PROBLEM TO WORK ON: Read the lines below, and copy any that contain the string "Austin".

DATA RECORDS: Begin

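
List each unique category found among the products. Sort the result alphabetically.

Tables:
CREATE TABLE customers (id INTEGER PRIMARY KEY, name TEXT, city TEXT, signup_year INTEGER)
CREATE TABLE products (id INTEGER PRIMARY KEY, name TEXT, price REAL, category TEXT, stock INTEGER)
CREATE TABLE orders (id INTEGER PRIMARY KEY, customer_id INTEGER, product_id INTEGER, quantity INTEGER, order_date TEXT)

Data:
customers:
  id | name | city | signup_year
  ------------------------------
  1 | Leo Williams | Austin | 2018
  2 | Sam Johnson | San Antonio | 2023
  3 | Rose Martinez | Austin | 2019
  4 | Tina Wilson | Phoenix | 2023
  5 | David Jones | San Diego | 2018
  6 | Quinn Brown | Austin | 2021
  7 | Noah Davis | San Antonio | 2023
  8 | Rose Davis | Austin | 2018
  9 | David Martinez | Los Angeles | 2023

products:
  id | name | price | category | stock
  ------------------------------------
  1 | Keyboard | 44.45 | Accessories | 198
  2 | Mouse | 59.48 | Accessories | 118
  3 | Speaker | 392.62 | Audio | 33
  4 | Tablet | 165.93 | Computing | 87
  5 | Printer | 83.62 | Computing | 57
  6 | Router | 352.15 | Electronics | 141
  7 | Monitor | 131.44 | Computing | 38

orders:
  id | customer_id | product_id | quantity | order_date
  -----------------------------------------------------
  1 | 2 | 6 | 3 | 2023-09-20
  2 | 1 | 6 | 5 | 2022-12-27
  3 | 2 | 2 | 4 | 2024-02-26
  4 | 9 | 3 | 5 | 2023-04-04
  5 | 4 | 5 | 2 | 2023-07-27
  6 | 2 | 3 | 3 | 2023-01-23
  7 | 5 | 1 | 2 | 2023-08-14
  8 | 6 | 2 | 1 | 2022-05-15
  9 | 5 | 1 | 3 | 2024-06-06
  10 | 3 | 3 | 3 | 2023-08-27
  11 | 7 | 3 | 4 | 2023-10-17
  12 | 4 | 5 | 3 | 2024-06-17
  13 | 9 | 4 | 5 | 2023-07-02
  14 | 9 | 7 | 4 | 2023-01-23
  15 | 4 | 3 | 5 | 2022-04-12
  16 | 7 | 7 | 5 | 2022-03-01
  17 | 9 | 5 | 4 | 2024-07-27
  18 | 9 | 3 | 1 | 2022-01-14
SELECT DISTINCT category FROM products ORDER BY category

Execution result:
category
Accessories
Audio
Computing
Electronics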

DATA RECORDS: End
DATA RECORDS: Begin

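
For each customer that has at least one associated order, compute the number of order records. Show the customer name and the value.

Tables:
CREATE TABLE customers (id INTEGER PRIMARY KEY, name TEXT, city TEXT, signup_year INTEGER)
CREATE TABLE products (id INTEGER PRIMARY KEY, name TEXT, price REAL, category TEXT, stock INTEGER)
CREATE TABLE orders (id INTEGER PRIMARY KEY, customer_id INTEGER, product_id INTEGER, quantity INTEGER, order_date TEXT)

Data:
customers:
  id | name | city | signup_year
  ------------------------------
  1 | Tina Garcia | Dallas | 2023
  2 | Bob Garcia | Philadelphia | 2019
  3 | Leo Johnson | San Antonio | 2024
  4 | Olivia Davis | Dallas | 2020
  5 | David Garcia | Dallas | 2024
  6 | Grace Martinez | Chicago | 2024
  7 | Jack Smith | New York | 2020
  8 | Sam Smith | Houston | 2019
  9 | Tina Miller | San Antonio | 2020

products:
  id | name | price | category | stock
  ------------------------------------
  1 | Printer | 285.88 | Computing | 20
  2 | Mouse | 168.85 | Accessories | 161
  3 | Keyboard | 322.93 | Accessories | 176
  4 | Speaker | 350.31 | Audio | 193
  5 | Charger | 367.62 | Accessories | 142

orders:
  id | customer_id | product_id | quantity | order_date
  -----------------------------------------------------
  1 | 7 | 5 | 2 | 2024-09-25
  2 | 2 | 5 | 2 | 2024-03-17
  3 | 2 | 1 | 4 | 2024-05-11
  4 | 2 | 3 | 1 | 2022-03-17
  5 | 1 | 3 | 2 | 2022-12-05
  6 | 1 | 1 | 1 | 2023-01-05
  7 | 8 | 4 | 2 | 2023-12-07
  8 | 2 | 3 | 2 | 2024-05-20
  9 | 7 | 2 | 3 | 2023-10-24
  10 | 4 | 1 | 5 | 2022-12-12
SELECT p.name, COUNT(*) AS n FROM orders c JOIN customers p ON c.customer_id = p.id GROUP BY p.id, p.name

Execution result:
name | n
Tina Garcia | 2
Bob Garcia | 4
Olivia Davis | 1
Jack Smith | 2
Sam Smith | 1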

DATA RECORDS: End

RESULT OF THIS TASK:
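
  1 | Leo Williams | Austin | 2018
  3 | Rose Martinez | Austin | 2019
  6 | Quinn Brown | Austin | 2021
  8 | Rose Davis | Austin | 2018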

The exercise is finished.